Data for review:

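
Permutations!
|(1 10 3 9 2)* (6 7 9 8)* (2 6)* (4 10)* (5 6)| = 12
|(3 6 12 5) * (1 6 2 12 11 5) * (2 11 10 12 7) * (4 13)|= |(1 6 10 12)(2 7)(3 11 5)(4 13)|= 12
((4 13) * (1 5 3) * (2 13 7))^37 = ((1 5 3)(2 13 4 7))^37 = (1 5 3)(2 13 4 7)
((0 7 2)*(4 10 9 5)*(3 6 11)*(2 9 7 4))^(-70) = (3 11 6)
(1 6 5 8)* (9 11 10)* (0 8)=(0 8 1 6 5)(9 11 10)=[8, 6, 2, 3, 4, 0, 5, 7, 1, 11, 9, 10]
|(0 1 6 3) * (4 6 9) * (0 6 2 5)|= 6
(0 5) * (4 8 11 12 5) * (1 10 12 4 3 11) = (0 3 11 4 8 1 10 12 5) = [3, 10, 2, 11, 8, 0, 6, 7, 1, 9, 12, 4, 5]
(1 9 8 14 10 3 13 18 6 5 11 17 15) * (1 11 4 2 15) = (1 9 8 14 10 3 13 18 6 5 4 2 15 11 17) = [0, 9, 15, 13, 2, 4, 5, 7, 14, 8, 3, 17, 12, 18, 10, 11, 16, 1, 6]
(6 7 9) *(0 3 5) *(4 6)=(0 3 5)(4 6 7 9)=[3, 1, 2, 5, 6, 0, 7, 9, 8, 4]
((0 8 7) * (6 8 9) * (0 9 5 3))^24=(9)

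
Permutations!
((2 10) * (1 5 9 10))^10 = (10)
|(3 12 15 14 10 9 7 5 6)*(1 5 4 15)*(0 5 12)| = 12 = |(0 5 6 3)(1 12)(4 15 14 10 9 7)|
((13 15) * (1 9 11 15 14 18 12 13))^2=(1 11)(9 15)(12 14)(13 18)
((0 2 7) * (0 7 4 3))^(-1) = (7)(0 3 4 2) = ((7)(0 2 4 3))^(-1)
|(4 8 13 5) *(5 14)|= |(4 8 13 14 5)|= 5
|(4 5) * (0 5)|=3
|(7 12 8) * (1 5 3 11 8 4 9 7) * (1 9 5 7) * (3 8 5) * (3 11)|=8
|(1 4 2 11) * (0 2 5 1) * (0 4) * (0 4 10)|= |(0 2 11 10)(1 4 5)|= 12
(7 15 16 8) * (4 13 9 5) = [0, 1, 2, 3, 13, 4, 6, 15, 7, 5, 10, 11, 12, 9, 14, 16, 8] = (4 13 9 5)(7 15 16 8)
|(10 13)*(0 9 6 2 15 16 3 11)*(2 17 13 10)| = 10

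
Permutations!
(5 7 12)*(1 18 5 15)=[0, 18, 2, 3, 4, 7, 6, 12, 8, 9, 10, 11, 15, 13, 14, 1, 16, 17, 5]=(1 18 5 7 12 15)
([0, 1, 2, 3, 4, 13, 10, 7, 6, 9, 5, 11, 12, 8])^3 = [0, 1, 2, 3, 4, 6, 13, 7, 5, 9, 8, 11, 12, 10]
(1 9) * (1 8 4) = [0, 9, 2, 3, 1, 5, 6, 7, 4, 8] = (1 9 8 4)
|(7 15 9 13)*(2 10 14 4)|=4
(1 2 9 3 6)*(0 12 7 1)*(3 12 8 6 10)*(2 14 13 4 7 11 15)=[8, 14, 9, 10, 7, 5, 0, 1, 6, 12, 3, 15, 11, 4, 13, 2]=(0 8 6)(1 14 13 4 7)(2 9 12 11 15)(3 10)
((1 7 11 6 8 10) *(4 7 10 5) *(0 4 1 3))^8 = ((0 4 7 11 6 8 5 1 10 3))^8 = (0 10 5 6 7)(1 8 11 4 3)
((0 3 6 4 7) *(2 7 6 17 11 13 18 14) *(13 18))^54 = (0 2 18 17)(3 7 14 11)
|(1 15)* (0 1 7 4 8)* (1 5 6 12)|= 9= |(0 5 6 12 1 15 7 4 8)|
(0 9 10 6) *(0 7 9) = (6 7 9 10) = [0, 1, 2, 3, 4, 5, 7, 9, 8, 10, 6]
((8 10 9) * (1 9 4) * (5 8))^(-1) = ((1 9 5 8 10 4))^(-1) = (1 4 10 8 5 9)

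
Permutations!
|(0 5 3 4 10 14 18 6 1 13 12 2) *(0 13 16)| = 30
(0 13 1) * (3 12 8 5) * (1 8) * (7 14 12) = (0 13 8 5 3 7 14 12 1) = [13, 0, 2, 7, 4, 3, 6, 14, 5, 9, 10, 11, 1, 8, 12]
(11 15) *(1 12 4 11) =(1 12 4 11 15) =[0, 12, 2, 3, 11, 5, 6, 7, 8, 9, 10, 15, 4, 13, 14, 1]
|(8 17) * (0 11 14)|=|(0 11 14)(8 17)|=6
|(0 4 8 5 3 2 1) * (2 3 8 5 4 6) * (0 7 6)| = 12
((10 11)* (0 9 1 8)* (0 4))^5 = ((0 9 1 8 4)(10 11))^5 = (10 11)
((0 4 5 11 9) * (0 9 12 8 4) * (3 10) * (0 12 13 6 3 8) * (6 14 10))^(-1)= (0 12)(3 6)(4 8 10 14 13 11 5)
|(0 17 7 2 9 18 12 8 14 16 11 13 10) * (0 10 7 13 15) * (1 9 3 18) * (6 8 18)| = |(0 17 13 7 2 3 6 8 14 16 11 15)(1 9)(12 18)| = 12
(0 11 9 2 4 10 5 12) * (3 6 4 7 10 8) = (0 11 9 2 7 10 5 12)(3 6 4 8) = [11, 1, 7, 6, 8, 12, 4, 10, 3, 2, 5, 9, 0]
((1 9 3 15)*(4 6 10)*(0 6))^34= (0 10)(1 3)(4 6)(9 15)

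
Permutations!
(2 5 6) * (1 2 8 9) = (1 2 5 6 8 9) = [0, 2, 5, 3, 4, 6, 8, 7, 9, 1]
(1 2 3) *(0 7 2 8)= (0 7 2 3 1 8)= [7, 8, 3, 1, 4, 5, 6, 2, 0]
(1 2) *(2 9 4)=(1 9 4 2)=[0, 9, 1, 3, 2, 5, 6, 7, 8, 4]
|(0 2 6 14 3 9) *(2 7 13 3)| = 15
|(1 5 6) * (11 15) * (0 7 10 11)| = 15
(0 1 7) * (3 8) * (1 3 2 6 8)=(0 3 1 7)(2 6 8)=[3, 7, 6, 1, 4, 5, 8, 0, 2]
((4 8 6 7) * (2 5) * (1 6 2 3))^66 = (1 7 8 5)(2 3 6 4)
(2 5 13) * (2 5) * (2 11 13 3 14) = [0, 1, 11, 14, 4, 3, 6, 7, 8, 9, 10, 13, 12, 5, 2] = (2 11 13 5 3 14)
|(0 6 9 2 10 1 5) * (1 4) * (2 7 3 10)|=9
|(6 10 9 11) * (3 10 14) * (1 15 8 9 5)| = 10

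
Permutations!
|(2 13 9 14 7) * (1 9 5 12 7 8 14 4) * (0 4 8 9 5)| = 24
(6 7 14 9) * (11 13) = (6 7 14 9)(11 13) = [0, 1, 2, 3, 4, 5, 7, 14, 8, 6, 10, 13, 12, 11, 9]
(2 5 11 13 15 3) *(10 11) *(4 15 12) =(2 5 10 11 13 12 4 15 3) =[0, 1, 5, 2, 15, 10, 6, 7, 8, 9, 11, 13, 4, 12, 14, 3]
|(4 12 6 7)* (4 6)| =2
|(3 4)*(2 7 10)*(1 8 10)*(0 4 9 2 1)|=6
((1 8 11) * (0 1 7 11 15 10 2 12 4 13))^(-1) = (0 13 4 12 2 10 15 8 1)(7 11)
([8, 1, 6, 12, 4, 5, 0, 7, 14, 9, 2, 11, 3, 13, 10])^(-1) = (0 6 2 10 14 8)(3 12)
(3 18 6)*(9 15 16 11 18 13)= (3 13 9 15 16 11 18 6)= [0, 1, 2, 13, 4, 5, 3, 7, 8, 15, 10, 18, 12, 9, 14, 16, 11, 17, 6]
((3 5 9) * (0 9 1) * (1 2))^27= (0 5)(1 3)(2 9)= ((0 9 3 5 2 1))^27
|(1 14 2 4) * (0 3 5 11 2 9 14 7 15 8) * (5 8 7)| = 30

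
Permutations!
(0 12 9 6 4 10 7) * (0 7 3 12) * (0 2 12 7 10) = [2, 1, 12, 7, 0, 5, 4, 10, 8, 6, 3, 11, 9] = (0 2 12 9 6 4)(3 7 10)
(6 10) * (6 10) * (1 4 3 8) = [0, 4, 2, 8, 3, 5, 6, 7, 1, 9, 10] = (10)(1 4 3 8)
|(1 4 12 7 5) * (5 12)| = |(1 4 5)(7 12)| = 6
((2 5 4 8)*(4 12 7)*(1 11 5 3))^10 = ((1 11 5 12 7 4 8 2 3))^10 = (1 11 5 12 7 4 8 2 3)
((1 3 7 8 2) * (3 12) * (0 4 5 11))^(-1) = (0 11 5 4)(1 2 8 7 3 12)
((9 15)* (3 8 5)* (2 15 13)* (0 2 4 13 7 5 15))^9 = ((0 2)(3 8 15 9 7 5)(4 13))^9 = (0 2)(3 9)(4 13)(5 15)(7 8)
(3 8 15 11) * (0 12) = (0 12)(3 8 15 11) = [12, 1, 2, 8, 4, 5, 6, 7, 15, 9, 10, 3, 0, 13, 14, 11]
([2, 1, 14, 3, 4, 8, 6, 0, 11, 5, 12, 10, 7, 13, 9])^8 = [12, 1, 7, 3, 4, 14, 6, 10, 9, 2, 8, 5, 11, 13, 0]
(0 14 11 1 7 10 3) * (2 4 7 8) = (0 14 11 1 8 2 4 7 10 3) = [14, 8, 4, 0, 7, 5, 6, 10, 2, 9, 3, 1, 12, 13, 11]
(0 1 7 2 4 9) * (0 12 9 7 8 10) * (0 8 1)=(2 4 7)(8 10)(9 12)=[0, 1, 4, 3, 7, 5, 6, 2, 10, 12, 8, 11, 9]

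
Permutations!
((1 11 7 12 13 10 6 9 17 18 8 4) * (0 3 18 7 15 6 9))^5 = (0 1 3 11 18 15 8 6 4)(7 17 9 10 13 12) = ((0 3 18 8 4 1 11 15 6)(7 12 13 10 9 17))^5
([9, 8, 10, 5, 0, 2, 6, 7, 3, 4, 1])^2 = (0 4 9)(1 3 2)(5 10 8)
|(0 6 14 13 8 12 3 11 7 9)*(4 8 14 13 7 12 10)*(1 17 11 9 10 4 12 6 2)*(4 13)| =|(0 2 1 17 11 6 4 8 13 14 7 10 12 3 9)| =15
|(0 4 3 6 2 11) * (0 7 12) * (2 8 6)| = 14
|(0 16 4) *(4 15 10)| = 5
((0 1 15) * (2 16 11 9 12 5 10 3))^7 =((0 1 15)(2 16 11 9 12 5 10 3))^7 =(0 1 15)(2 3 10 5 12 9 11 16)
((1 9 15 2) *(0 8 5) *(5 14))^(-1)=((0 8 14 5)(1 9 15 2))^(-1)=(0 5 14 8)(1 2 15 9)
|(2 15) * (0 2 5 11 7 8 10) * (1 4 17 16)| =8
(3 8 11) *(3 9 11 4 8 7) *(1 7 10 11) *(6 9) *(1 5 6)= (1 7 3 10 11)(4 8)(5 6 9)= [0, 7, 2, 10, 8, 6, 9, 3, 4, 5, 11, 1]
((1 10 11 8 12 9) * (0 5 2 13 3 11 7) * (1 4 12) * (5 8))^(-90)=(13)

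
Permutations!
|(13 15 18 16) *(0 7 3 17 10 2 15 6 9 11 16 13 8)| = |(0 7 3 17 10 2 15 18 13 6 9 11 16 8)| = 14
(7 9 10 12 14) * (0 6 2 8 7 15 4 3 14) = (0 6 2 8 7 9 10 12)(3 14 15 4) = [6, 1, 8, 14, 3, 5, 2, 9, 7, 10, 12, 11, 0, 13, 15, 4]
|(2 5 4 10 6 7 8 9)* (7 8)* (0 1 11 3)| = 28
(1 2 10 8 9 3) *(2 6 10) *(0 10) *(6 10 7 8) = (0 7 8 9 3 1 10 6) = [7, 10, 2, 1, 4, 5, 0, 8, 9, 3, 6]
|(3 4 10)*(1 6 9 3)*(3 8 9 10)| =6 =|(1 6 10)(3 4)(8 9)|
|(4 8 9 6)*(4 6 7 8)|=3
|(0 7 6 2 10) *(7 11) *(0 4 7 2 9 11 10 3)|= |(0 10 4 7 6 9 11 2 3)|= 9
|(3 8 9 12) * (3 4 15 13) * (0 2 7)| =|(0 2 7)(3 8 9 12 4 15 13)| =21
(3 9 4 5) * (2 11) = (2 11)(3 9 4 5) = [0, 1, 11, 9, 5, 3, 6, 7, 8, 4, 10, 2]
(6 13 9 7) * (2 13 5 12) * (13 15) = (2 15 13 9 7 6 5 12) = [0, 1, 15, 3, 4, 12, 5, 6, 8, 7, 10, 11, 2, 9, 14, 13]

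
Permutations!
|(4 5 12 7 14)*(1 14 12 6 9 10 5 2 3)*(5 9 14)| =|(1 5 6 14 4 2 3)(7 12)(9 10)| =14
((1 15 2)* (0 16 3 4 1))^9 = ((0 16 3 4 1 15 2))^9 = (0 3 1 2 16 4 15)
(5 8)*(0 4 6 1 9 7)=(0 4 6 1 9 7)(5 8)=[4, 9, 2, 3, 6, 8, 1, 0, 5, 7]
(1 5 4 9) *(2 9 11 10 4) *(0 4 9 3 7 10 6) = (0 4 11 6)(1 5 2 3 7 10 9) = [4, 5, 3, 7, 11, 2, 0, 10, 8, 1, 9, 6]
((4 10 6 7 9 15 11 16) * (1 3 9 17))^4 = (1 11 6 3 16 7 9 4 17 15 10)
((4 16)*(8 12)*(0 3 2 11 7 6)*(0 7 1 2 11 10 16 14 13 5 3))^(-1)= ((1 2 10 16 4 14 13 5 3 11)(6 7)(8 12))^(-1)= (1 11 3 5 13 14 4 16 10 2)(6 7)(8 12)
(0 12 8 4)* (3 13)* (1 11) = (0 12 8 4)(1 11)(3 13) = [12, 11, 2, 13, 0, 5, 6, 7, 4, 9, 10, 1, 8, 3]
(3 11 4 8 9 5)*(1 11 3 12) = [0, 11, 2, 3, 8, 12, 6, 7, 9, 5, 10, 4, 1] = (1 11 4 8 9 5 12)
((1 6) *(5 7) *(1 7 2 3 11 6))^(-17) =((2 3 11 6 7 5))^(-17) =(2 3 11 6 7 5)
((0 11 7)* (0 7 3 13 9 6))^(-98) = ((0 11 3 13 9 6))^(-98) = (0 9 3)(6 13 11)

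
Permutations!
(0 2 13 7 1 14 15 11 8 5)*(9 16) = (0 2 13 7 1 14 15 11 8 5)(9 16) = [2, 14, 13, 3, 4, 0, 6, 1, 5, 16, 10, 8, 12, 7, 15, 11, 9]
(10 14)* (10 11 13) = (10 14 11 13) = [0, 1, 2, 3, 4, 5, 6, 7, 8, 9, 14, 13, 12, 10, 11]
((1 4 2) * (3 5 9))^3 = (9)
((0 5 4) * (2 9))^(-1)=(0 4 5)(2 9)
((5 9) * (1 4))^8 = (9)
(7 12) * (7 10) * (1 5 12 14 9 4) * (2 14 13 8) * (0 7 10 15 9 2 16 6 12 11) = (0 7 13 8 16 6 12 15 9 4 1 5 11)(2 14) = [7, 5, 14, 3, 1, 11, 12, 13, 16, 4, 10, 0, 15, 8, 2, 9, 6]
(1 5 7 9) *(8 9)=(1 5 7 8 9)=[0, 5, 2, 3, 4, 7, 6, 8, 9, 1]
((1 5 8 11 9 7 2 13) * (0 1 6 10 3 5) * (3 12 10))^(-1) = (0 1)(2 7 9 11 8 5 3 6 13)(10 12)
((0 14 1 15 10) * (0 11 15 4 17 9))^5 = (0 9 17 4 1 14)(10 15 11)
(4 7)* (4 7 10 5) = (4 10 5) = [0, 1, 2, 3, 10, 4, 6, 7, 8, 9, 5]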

Work required:
Copy word for word the stretch of entries above from the line that has "((8 10 9) * (1" through the line that has "((0 4 5 11 9)", both ends included, and nothing outside it.

Answer to the exercise:
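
((8 10 9) * (1 9 4) * (5 8))^(-1) = ((1 9 5 8 10 4))^(-1) = (1 4 10 8 5 9)

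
Permutations!
|(0 5 3 4 10 14 18 6 1 13 12 2) *(0 13 16)| = 30
(0 13 1) * (3 12 8 5) * (1 8) * (7 14 12) = (0 13 8 5 3 7 14 12 1) = [13, 0, 2, 7, 4, 3, 6, 14, 5, 9, 10, 11, 1, 8, 12]
(11 15) *(1 12 4 11) =(1 12 4 11 15) =[0, 12, 2, 3, 11, 5, 6, 7, 8, 9, 10, 15, 4, 13, 14, 1]
|(8 17) * (0 11 14)|=|(0 11 14)(8 17)|=6
|(0 4 8 5 3 2 1) * (2 3 8 5 4 6) * (0 7 6)| = 12
((10 11)* (0 9 1 8)* (0 4))^5 = ((0 9 1 8 4)(10 11))^5 = (10 11)
((0 4 5 11 9) * (0 9 12 8 4) * (3 10) * (0 12 13 6 3 8) * (6 14 10))^(-1)= (0 12)(3 6)(4 8 10 14 13 11 5)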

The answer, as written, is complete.